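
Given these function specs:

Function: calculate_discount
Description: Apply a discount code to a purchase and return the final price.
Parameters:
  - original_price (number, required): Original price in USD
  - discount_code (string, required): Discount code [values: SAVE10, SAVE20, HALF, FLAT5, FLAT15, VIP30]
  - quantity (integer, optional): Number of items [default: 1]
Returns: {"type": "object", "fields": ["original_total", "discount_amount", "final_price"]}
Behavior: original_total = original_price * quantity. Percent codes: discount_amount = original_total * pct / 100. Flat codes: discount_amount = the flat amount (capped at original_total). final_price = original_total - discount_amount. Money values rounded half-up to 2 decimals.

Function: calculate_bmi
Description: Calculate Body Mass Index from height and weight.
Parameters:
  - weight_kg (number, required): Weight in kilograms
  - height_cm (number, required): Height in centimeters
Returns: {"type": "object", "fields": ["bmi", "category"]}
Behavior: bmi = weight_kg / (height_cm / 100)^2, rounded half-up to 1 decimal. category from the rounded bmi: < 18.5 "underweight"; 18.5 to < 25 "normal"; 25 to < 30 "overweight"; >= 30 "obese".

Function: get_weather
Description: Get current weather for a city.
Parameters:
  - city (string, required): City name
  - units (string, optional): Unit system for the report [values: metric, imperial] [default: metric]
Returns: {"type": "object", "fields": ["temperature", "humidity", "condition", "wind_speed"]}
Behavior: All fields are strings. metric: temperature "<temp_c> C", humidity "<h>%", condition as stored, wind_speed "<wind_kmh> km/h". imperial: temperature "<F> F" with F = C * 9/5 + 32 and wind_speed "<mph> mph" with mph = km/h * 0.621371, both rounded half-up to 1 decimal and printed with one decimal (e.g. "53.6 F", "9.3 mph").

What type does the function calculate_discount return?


The calculate_discount spec declares Returns: {"type": "object", "fields": ["original_total", "discount_amount", "final_price"]}
Type:
object


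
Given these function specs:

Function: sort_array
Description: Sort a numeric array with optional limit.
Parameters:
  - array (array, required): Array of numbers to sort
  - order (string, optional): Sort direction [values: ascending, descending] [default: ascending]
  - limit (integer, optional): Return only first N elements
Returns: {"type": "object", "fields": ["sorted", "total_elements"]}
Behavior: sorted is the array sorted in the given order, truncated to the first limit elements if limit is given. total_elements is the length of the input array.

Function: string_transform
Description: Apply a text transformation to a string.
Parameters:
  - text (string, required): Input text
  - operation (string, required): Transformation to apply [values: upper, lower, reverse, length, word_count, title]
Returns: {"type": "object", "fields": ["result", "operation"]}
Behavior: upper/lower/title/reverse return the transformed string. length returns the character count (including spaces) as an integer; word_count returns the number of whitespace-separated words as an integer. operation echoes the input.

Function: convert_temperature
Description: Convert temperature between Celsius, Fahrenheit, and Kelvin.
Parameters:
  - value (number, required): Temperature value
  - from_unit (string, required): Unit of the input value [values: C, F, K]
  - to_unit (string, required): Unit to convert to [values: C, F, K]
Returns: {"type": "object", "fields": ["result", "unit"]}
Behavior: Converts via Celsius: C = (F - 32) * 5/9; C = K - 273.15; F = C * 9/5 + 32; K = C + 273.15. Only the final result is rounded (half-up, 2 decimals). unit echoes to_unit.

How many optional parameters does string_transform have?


Parameters of string_transform: text (required), operation (required)
Optional count:
0


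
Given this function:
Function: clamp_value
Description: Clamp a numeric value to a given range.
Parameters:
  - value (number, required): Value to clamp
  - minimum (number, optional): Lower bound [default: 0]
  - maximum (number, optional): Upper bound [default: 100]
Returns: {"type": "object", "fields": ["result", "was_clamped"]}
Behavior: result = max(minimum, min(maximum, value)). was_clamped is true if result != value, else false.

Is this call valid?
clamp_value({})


Checking required parameters...
Missing required parameter: value
Invalid - missing required parameter 'value'


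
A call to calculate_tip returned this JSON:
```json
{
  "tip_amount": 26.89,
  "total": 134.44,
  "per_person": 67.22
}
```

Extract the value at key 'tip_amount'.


26.89


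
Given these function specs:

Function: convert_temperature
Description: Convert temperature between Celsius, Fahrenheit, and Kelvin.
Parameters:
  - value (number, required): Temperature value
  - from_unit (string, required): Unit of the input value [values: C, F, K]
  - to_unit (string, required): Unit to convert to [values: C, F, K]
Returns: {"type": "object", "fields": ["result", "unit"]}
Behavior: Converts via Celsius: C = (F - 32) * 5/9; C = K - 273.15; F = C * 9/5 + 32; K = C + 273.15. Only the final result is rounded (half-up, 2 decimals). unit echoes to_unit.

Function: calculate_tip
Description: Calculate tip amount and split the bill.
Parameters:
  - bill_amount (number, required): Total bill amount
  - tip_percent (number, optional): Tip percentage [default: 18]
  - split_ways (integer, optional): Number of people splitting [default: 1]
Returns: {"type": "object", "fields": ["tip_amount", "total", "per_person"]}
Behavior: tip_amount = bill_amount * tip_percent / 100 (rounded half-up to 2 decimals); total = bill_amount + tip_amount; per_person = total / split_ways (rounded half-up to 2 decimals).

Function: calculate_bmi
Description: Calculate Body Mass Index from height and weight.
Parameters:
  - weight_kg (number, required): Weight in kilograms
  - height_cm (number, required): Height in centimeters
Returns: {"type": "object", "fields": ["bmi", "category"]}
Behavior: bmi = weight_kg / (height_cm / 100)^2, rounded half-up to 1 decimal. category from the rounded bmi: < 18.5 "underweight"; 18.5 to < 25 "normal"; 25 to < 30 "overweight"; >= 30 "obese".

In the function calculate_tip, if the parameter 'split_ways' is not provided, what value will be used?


The calculate_tip spec declares:
  - split_ways (integer, optional): Number of people splitting [default: 1]
Default:
1


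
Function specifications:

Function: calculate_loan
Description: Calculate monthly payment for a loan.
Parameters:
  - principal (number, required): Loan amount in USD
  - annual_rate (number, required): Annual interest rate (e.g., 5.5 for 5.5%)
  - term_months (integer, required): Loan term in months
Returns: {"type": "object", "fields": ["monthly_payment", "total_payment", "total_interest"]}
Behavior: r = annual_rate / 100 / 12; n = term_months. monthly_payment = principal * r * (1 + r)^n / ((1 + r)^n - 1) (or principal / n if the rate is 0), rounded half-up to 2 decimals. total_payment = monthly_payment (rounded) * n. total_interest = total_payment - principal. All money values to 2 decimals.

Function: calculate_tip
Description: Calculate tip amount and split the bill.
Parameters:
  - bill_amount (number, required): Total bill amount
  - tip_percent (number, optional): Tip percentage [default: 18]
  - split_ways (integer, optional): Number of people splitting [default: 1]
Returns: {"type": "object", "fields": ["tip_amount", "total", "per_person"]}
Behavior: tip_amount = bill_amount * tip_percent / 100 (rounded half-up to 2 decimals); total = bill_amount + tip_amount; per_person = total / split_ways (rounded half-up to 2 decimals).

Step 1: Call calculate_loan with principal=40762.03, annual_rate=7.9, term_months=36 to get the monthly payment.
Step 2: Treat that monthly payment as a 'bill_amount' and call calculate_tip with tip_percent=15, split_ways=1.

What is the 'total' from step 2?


Step 1: calculate_loan(principal=40762.03, annual_rate=7.9, term_months=36)
  r = 7.9 / 100 / 12 = 0.006583333333 (keep full precision)
  (1 + r)^36 = 1.26645706
  monthly_payment = 40762.03 * 0.006583333333 * 1.26645706 / (1.26645706 - 1) = 1275.454272 -> 1275.45
  total_payment = 1275.45 * 36 = 45916.20
  total_interest = 45916.20 - 40762.03 = 5154.17
  -> monthly_payment = 1275.45
Step 2: calculate_tip(bill_amount=1275.45, tip_percent=15, split_ways=1)
  tip_amount = 1275.45 * 15/100 = 191.3175 -> 191.32
  total = 1275.45 + 191.32 = 1466.77
  per_person = 1466.77 / 1 = 1466.77 -> 1466.77
  -> total = 1466.77
$1466.77


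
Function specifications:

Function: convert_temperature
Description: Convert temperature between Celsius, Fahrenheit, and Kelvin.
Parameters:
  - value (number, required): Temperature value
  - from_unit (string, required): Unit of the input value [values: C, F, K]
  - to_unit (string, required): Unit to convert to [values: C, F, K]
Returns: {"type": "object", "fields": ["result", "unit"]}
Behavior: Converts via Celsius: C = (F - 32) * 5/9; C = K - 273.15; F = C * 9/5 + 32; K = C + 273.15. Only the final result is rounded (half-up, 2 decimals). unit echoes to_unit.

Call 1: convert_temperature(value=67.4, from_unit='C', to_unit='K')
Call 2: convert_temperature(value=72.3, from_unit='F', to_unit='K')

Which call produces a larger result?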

══════════

What is being asked
Return the entries exactly through the "- original_price (number, required): Original" line.

Solution to the problem
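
Given these function specs:

Function: calculate_discount
Description: Apply a discount code to a purchase and return the final price.
Parameters:
  - original_price (number, required): Original price in USD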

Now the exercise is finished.